— Requirement —
Start to finish, reproduce the records below with nothing missing.

— Excerpted data —
---*---
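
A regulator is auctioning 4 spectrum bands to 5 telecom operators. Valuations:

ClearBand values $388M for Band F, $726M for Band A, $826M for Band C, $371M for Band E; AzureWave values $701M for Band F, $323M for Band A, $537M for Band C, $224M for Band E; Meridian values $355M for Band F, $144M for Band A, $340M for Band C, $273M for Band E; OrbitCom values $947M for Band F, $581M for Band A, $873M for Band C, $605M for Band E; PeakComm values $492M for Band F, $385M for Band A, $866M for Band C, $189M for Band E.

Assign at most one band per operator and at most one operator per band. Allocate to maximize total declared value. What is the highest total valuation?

Optimal: AzureWave→Band F ($701M), ClearBand→Band A ($726M), PeakComm→Band C ($866M), OrbitCom→Band E ($605M) — total 701+726+866+605 = $2898M.
Row-greedy (each operator in turn takes its best remaining band) gives $2381M, worse by 517.
Every other assignment is strictly worse.

Maximum total: $2898M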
---*---
— Answer section —
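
A regulator is auctioning 4 spectrum bands to 5 telecom operators. Valuations:

ClearBand values $388M for Band F, $726M for Band A, $826M for Band C, $371M for Band E; AzureWave values $701M for Band F, $323M for Band A, $537M for Band C, $224M for Band E; Meridian values $355M for Band F, $144M for Band A, $340M for Band C, $273M for Band E; OrbitCom values $947M for Band F, $581M for Band A, $873M for Band C, $605M for Band E; PeakComm values $492M for Band F, $385M for Band A, $866M for Band C, $189M for Band E.

Assign at most one band per operator and at most one operator per band. Allocate to maximize total declared value. What is the highest total valuation?

Optimal: AzureWave→Band F ($701M), ClearBand→Band A ($726M), PeakComm→Band C ($866M), OrbitCom→Band E ($605M) — total 701+726+866+605 = $2898M.
Row-greedy (each operator in turn takes its best remaining band) gives $2381M, worse by 517.
Every other assignment is strictly worse.

Maximum total: $2898M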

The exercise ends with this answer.